Your instructions: Each line of the data below from the one holding "d(S1, 0) = S3" to the one holding "What is the shortest", inclusive, is to be reproduced exactly; no other line belongs in the answer.

»»

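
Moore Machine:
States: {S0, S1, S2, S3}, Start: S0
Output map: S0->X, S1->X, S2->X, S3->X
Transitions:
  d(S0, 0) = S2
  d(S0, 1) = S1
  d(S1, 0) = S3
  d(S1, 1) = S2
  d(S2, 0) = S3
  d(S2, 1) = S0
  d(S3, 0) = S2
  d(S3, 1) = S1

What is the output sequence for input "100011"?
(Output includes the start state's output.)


Start: S0 (output X)
  --1--> S1 (output X)
  --0--> S3 (output X)
  --0--> S2 (output X)
  --0--> S3 (output X)
  --1--> S1 (output X)
  --1--> S2 (output X)

"XXXXXXX"


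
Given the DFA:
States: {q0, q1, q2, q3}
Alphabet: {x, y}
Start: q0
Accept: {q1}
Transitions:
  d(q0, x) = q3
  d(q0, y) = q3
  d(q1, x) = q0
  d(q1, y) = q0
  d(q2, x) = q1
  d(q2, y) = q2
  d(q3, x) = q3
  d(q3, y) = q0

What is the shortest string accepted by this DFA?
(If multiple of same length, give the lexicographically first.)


BFS by string length (lex-first path to each state shown):
  len 0: q0<-""
  len 1: q3<-"x"
  len 2: q0<-"xy", q3<-"xx"
  len 3: q0<-"xxy", q3<-"xxx"
  len 4: q0<-"xxxy", q3<-"xxxx"
  len 5: q0<-"xxxxy", q3<-"xxxxx"
  len 6: q0<-"xxxxxy", q3<-"xxxxxx"
  len 7: q0<-"xxxxxxy", q3<-"xxxxxxx"
  len 8: q0<-"xxxxxxxy", q3<-"xxxxxxxx"

No string accepted (empty language)


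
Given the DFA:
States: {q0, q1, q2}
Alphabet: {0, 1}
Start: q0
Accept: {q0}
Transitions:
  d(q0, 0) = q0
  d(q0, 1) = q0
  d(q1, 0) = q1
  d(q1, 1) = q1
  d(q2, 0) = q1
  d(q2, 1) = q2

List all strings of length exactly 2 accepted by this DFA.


All strings of length 2: 4 total
Accepted: 4

"00", "01", "10", "11"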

««

Exercise answer:
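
  d(S1, 0) = S3
  d(S1, 1) = S2
  d(S2, 0) = S3
  d(S2, 1) = S0
  d(S3, 0) = S2
  d(S3, 1) = S1

What is the output sequence for input "100011"?
(Output includes the start state's output.)


Start: S0 (output X)
  --1--> S1 (output X)
  --0--> S3 (output X)
  --0--> S2 (output X)
  --0--> S3 (output X)
  --1--> S1 (output X)
  --1--> S2 (output X)

"XXXXXXX"


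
Given the DFA:
States: {q0, q1, q2, q3}
Alphabet: {x, y}
Start: q0
Accept: {q1}
Transitions:
  d(q0, x) = q3
  d(q0, y) = q3
  d(q1, x) = q0
  d(q1, y) = q0
  d(q2, x) = q1
  d(q2, y) = q2
  d(q3, x) = q3
  d(q3, y) = q0

What is the shortest string accepted by this DFA?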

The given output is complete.